# [Problem statement]
Beneath this instruction is a block of data; output from it exactly the lines that run from the one containing "[4] copy 2B" through the one containing "d8 56 c0 f1", inclusive.

# [Records supplied]
********************

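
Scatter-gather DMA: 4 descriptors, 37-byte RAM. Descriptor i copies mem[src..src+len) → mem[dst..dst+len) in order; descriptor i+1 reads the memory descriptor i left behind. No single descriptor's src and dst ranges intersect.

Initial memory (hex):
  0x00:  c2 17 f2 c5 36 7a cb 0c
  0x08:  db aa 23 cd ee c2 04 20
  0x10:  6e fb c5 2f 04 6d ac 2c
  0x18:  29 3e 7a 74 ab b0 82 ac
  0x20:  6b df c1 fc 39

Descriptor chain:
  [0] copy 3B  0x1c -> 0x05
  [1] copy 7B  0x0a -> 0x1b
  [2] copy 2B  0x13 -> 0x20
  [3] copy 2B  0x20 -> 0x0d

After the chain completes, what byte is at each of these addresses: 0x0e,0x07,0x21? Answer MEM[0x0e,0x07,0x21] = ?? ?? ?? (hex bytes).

  after D0: wrote 3B at 0x05 = abb082
  after D1: wrote 7B at 0x1b = 23cdeec204206e
  after D2: wrote 2B at 0x20 = 2f04
  after D3: wrote 2B at 0x0d = 2f04
query mem[0x0e]=0x04, mem[0x07]=0x82, mem[0x21]=0x04

MEM[0x0e,0x07,0x21] = 04 82 04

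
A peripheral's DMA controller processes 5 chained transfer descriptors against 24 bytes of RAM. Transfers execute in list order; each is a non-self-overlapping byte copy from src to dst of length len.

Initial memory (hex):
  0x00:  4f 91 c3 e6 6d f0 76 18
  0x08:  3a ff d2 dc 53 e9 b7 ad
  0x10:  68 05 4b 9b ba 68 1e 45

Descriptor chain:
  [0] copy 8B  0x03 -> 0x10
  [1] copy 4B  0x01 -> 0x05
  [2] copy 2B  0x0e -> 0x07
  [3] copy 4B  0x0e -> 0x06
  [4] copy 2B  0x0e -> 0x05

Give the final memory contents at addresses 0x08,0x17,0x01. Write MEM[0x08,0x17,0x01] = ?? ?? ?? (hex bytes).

MEM[0x08,0x17,0x01] = e6 d2 91

  after D0: wrote 8B at 0x10 = e66df076183affd2
  after D1: wrote 4B at 0x05 = 91c3e66d
  after D2: wrote 2B at 0x07 = b7ad
  after D3: wrote 4B at 0x06 = b7ade66d
  after D4: wrote 2B at 0x05 = b7ad
query mem[0x08]=0xe6, mem[0x17]=0xd2, mem[0x01]=0x91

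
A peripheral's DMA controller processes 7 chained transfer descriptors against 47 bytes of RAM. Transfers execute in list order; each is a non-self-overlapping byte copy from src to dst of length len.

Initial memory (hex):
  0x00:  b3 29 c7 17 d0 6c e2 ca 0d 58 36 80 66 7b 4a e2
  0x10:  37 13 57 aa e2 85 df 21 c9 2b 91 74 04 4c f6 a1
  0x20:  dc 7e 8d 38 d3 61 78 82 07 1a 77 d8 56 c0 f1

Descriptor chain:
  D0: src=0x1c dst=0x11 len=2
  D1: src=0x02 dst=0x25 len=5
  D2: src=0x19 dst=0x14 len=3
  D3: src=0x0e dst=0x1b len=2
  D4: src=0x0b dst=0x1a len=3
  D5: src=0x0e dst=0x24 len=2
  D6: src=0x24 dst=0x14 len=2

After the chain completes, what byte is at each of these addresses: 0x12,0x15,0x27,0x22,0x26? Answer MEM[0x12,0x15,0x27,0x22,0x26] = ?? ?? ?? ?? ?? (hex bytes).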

********************

# [Problem solution]
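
  [4] copy 2B  0x0e -> 0x05

Give the final memory contents at addresses 0x08,0x17,0x01. Write MEM[0x08,0x17,0x01] = ?? ?? ?? (hex bytes).

MEM[0x08,0x17,0x01] = e6 d2 91

  after D0: wrote 8B at 0x10 = e66df076183affd2
  after D1: wrote 4B at 0x05 = 91c3e66d
  after D2: wrote 2B at 0x07 = b7ad
  after D3: wrote 4B at 0x06 = b7ade66d
  after D4: wrote 2B at 0x05 = b7ad
query mem[0x08]=0xe6, mem[0x17]=0xd2, mem[0x01]=0x91

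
A peripheral's DMA controller processes 7 chained transfer descriptors against 47 bytes of RAM. Transfers execute in list order; each is a non-self-overlapping byte copy from src to dst of length len.

Initial memory (hex):
  0x00:  b3 29 c7 17 d0 6c e2 ca 0d 58 36 80 66 7b 4a e2
  0x10:  37 13 57 aa e2 85 df 21 c9 2b 91 74 04 4c f6 a1
  0x20:  dc 7e 8d 38 d3 61 78 82 07 1a 77 d8 56 c0 f1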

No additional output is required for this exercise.